[Collected data]
--------------------------------

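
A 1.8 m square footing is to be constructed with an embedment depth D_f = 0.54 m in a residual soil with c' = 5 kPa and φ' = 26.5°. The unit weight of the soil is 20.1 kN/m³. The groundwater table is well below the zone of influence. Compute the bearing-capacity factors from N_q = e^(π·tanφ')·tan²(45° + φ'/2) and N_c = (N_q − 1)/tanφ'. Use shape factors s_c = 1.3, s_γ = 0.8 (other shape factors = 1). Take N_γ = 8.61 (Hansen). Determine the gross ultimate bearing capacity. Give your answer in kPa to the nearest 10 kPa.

q_ult ≈ 410 kPa

tan26.5° = 0.4986, so N_q = e^(π×0.4986)·tan²(58.25°) = 4.789 × 2.611 = 12.51.
N_c = (12.51 − 1)/tan26.5° = 23.08.
Effective surcharge at the founding depth q = γ·D_f = 20.1 × 0.54 = 10.854 kPa.
q_ult = c·N_c·s_c + q·N_q + 0.5·γ·B·N_γ·s_γ
     = 5 × 23.078 × 1.3 + 10.854 × 12.506 + 0.5 × 20.1 × 1.8 × 8.61 × 0.8
     = 150.01 + 135.74 + 124.6 = 410.35 kPa.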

--------------------------------

PROBLEM
Every line of the data above should be copied exactly.

ANSWER TO THIS PROBLEM
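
A 1.8 m square footing is to be constructed with an embedment depth D_f = 0.54 m in a residual soil with c' = 5 kPa and φ' = 26.5°. The unit weight of the soil is 20.1 kN/m³. The groundwater table is well below the zone of influence. Compute the bearing-capacity factors from N_q = e^(π·tanφ')·tan²(45° + φ'/2) and N_c = (N_q − 1)/tanφ'. Use shape factors s_c = 1.3, s_γ = 0.8 (other shape factors = 1). Take N_γ = 8.61 (Hansen). Determine the gross ultimate bearing capacity. Give your answer in kPa to the nearest 10 kPa.

q_ult ≈ 410 kPa

tan26.5° = 0.4986, so N_q = e^(π×0.4986)·tan²(58.25°) = 4.789 × 2.611 = 12.51.
N_c = (12.51 − 1)/tan26.5° = 23.08.
Effective surcharge at the founding depth q = γ·D_f = 20.1 × 0.54 = 10.854 kPa.
q_ult = c·N_c·s_c + q·N_q + 0.5·γ·B·N_γ·s_γ
     = 5 × 23.078 × 1.3 + 10.854 × 12.506 + 0.5 × 20.1 × 1.8 × 8.61 × 0.8
     = 150.01 + 135.74 + 124.6 = 410.35 kPa.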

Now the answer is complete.